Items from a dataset
((

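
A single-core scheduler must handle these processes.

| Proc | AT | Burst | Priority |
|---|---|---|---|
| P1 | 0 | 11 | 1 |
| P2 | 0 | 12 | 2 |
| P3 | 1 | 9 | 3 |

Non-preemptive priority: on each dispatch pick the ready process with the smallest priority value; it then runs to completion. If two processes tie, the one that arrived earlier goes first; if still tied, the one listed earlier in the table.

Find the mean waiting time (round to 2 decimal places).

Timeline: | P1 0-11 | P2 11-23 | P3 23-32 |
Completion: P1=11  P2=23  P3=32
Turnaround (C−A): P1=11  P2=23  P3=31
Waiting times: P1=0, P2=11, P3=22
Average waiting = (0+11+22) / 3 = 33/3 = 11.00

11.00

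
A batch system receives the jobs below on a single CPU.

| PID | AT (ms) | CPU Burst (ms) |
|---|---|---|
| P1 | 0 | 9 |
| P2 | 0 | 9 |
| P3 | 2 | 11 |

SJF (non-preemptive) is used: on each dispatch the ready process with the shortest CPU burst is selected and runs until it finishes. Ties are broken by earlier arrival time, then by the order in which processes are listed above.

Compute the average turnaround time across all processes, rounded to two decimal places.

18.00

Schedule: | P1 0-9 | P2 9-18 | P3 18-29 |
Completion: P1=9  P2=18  P3=29
Turnaround times: P1=9, P2=18, P3=27
Average turnaround = (9+18+27) / 3 = 54/3 = 18.00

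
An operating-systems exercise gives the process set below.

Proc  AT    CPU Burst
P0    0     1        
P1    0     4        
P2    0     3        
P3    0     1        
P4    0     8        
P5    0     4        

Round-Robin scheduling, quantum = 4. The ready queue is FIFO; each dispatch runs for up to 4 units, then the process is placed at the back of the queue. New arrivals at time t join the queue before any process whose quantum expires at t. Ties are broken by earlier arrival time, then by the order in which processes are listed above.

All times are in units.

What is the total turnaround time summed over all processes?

Timeline: | P0 0-1 | P1 1-5 | P2 5-8 | P3 8-9 | P4 9-13 | P5 13-17 | P4 17-21 |
Completion: P0=1  P1=5  P2=8  P3=9  P4=21  P5=17
Turnaround (C−A): P0=1  P1=5  P2=8  P3=9  P4=21  P5=17
Turnaround = completion − arrival: P0=1, P1=5, P2=8, P3=9, P4=21, P5=17
Total turnaround = 1 + 5 + 8 + 9 + 21 + 17 = 61

61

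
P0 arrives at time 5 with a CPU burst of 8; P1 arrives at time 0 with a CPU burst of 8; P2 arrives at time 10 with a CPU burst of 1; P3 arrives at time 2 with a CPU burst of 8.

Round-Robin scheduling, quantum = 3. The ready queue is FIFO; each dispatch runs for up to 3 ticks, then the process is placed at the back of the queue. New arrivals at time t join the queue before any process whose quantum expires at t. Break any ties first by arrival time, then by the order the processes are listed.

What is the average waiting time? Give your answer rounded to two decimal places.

Schedule: | P1 0-3 | P3 3-6 | P1 6-9 | P0 9-12 | P3 12-15 | P1 15-17 | P2 17-18 | P0 18-21 | P3 21-23 | P0 23-25 |
Completion: P0=25  P1=17  P2=18  P3=23
Waiting times: P0=12, P1=9, P2=7, P3=13
Average waiting = (12+9+7+13) / 4 = 41/4 = 10.25

10.25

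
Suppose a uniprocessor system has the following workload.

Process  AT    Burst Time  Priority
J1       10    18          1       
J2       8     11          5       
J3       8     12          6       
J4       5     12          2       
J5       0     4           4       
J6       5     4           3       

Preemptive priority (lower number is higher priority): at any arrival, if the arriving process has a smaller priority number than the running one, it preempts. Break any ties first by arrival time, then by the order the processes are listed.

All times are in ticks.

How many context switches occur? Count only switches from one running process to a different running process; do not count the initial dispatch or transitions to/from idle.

Schedule: | J5 0-4 | idle 4-5 | J4 5-10 | J1 10-28 | J4 28-35 | J6 35-39 | J2 39-50 | J3 50-62 |
Completion: J1=28  J2=50  J3=62  J4=35  J5=4  J6=39

5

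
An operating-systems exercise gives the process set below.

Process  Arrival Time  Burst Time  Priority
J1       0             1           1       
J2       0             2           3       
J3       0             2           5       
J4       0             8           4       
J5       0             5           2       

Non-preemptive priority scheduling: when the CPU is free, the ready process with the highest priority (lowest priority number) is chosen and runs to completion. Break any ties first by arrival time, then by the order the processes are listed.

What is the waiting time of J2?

Timeline: | J1 0-1 | J5 1-6 | J2 6-8 | J4 8-16 | J3 16-18 |
Completion: J1=1  J2=8  J3=18  J4=16  J5=6
Turnaround (C−A): J1=1  J2=8  J3=18  J4=16  J5=6
Waiting(J2) = turnaround − burst = 8 − 2 = 6

6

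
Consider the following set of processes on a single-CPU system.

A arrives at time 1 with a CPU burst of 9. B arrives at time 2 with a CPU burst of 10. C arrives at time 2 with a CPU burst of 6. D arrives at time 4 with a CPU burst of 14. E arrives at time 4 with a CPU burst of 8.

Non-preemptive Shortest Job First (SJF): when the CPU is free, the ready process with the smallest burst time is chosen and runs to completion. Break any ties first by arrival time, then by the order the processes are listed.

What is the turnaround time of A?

9

Timeline: | idle 0-1 | A 1-10 | C 10-16 | E 16-24 | B 24-34 | D 34-48 |
Completion: A=10  B=34  C=16  D=48  E=24
Turnaround(A) = completion − arrival = 10 − 1 = 9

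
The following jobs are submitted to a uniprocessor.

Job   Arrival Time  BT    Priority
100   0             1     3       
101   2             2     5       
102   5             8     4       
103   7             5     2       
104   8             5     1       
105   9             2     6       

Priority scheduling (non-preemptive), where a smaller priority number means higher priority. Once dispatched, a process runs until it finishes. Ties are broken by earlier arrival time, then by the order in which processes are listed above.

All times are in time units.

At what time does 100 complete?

Schedule: | 100 0-1 | idle 1-2 | 101 2-4 | idle 4-5 | 102 5-13 | 104 13-18 | 103 18-23 | 105 23-25 |
Completion: 100=1  101=4  102=13  103=23  104=18  105=25
Turnaround (C−A): 100=1  101=2  102=8  103=16  104=10  105=16

1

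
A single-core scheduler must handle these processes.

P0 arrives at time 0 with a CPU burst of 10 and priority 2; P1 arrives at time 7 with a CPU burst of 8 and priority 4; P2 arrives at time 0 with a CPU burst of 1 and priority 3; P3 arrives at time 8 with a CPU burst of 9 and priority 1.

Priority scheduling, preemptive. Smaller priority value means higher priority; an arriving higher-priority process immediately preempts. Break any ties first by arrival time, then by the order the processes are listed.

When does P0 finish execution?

19

Timeline: | P0 0-8 | P3 8-17 | P0 17-19 | P2 19-20 | P1 20-28 |
Completion: P0=19  P1=28  P2=20  P3=17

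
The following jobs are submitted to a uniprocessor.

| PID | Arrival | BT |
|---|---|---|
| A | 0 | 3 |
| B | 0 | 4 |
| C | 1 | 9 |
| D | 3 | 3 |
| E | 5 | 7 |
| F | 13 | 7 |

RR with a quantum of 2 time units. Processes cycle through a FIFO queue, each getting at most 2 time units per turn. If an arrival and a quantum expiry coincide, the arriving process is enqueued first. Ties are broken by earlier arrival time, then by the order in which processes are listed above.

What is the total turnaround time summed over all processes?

Timeline: | A 0-2 | B 2-4 | C 4-6 | A 6-7 | D 7-9 | B 9-11 | E 11-13 | C 13-15 | D 15-16 | F 16-18 | E 18-20 | C 20-22 | F 22-24 | E 24-26 | C 26-28 | F 28-30 | E 30-31 | C 31-32 | F 32-33 |
Completion: A=7  B=11  C=32  D=16  E=31  F=33
Turnaround (C−A): A=7  B=11  C=31  D=13  E=26  F=20
Turnaround = completion − arrival: A=7, B=11, C=31, D=13, E=26, F=20
Total turnaround = 7 + 11 + 31 + 13 + 26 + 20 = 108

108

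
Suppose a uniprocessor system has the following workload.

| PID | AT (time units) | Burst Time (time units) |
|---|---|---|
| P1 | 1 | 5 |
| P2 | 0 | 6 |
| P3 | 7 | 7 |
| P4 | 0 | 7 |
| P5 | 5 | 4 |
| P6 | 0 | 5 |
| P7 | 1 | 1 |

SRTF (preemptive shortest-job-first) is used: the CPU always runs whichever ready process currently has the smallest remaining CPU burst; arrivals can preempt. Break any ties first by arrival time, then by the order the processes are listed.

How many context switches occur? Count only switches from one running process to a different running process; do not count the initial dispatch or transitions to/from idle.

7

Gantt: | P6 0-1 | P7 1-2 | P6 2-6 | P5 6-10 | P1 10-15 | P2 15-21 | P4 21-28 | P3 28-35 |
Completion: P1=15  P2=21  P3=35  P4=28  P5=10  P6=6  P7=2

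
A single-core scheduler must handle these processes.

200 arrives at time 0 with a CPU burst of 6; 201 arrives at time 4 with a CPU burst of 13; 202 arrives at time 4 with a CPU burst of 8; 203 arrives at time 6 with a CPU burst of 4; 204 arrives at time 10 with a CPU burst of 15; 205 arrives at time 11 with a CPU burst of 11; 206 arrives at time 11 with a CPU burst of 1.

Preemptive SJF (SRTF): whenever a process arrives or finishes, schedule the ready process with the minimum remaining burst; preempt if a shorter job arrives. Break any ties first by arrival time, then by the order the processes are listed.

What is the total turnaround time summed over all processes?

Gantt: | 200 0-6 | 203 6-10 | 202 10-11 | 206 11-12 | 202 12-19 | 205 19-30 | 201 30-43 | 204 43-58 |
Completion: 200=6  201=43  202=19  203=10  204=58  205=30  206=12
Turnaround (C−A): 200=6  201=39  202=15  203=4  204=48  205=19  206=1
Turnaround = completion − arrival: 200=6, 201=39, 202=15, 203=4, 204=48, 205=19, 206=1
Total turnaround = 6 + 39 + 15 + 4 + 48 + 19 + 1 = 132

132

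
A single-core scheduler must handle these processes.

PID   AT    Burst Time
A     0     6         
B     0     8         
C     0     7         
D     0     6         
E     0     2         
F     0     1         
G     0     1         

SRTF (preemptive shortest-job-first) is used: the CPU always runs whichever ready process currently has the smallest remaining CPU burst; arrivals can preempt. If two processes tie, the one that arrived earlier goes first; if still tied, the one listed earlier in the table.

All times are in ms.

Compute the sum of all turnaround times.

Schedule: | F 0-1 | G 1-2 | E 2-4 | A 4-10 | D 10-16 | C 16-23 | B 23-31 |
Completion: A=10  B=31  C=23  D=16  E=4  F=1  G=2
Turnaround (C−A): A=10  B=31  C=23  D=16  E=4  F=1  G=2
Turnaround = completion − arrival: A=10, B=31, C=23, D=16, E=4, F=1, G=2
Total turnaround = 10 + 31 + 23 + 16 + 4 + 1 + 2 = 87

87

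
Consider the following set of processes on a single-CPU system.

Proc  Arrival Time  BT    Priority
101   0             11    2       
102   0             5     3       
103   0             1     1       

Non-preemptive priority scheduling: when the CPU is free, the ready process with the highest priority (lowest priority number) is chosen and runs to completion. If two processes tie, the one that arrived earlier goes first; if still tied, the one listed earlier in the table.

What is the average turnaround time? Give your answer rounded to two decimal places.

10.00

Timeline: | 103 0-1 | 101 1-12 | 102 12-17 |
Completion: 101=12  102=17  103=1
Turnaround times: 101=12, 102=17, 103=1
Average turnaround = (12+17+1) / 3 = 30/3 = 10.00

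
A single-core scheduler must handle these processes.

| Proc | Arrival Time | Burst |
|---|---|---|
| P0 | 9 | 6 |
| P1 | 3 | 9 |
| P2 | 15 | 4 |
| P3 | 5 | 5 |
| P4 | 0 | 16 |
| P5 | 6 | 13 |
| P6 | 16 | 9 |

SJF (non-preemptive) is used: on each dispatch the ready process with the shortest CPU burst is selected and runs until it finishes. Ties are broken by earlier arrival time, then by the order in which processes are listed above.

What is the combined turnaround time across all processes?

Schedule: | P4 0-16 | P2 16-20 | P3 20-25 | P0 25-31 | P1 31-40 | P6 40-49 | P5 49-62 |
Completion: P0=31  P1=40  P2=20  P3=25  P4=16  P5=62  P6=49
Turnaround = completion − arrival: P0=22, P1=37, P2=5, P3=20, P4=16, P5=56, P6=33
Total turnaround = 22 + 37 + 5 + 20 + 16 + 56 + 33 = 189

189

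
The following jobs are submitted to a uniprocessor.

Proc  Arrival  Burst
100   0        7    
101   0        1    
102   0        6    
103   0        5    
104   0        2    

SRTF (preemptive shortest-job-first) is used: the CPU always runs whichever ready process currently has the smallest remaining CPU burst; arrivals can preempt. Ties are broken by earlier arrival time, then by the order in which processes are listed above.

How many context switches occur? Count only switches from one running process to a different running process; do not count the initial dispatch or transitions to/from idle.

4

Schedule: | 101 0-1 | 104 1-3 | 103 3-8 | 102 8-14 | 100 14-21 |
Completion: 100=21  101=1  102=14  103=8  104=3
Turnaround (C−A): 100=21  101=1  102=14  103=8  104=3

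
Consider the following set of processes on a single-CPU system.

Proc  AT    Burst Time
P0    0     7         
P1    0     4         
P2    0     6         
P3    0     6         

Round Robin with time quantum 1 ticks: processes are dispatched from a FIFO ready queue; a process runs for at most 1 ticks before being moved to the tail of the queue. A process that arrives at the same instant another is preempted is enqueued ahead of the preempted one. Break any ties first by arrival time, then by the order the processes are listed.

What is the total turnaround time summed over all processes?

Timeline: | P0 0-1 | P1 1-2 | P2 2-3 | P3 3-4 | P0 4-5 | P1 5-6 | P2 6-7 | P3 7-8 | P0 8-9 | P1 9-10 | P2 10-11 | P3 11-12 | P0 12-13 | P1 13-14 | P2 14-15 | P3 15-16 | P0 16-17 | P2 17-18 | P3 18-19 | P0 19-20 | P2 20-21 | P3 21-22 | P0 22-23 |
Completion: P0=23  P1=14  P2=21  P3=22
Turnaround (C−A): P0=23  P1=14  P2=21  P3=22
Turnaround = completion − arrival: P0=23, P1=14, P2=21, P3=22
Total turnaround = 23 + 14 + 21 + 22 = 80

80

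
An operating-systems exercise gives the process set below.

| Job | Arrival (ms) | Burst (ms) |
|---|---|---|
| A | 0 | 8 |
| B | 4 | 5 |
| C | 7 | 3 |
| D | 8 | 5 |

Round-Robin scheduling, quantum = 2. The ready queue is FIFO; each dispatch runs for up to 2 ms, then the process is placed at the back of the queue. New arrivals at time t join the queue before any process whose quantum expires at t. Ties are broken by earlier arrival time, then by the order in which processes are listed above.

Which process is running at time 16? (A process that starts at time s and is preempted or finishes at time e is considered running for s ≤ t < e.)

B

Gantt: | A 0-4 | B 4-6 | A 6-8 | B 8-10 | C 10-12 | D 12-14 | A 14-16 | B 16-17 | C 17-18 | D 18-21 |
Completion: A=16  B=17  C=18  D=21
Turnaround (C−A): A=16  B=13  C=11  D=13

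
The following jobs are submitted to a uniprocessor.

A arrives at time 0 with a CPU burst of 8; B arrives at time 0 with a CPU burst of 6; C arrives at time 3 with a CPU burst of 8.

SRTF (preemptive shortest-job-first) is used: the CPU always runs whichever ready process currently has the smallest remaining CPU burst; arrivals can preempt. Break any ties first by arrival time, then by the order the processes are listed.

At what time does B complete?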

))

Goal of the exercise
Start at the first line of the entries and stop at the line that contains "Non-preemptive priority: on". Repeat every line in that span exactly, and nothing beyond it.

Answer to the problem
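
A single-core scheduler must handle these processes.

| Proc | AT | Burst | Priority |
|---|---|---|---|
| P1 | 0 | 11 | 1 |
| P2 | 0 | 12 | 2 |
| P3 | 1 | 9 | 3 |

Non-preemptive priority: on each dispatch pick the ready process with the smallest priority value; it then runs to completion. If two processes tie, the one that arrived earlier goes first; if still tied, the one listed earlier in the table.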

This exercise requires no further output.